** Opening STORED DATA block **
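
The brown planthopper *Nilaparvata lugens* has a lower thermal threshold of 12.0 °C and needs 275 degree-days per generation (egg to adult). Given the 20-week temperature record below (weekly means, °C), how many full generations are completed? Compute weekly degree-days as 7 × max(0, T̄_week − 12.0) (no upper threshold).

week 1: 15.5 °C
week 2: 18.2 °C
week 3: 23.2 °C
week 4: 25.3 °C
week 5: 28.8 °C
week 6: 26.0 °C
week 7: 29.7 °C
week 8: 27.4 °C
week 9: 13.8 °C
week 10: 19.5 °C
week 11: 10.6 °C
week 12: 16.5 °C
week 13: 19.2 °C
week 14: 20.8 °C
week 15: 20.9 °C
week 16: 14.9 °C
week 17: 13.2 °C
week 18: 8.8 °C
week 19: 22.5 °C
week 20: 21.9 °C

4 generations

Weekly DD (7 × max(0, T̄ − 12.0)): 24.5, 43.4, 78.4, 93.1, 117.6, 98.0, 123.9, 107.8, 12.6, 52.5, 0.0, 31.5, 50.4, 61.6, 62.3, 20.3, 8.4, 0.0, 73.5, 69.3.
Season total = 1129.1 DD.
Complete generations = ⌊1129.1 / 275⌋ = 4.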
** Closing STORED DATA block **
# TASK:
From the first line above through the line that contains "week 4: 25.3 °C", quote each line exactly. Output nothing more.

# ANSWER SPACE:
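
The brown planthopper *Nilaparvata lugens* has a lower thermal threshold of 12.0 °C and needs 275 degree-days per generation (egg to adult). Given the 20-week temperature record below (weekly means, °C), how many full generations are completed? Compute weekly degree-days as 7 × max(0, T̄_week − 12.0) (no upper threshold).

week 1: 15.5 °C
week 2: 18.2 °C
week 3: 23.2 °C
week 4: 25.3 °C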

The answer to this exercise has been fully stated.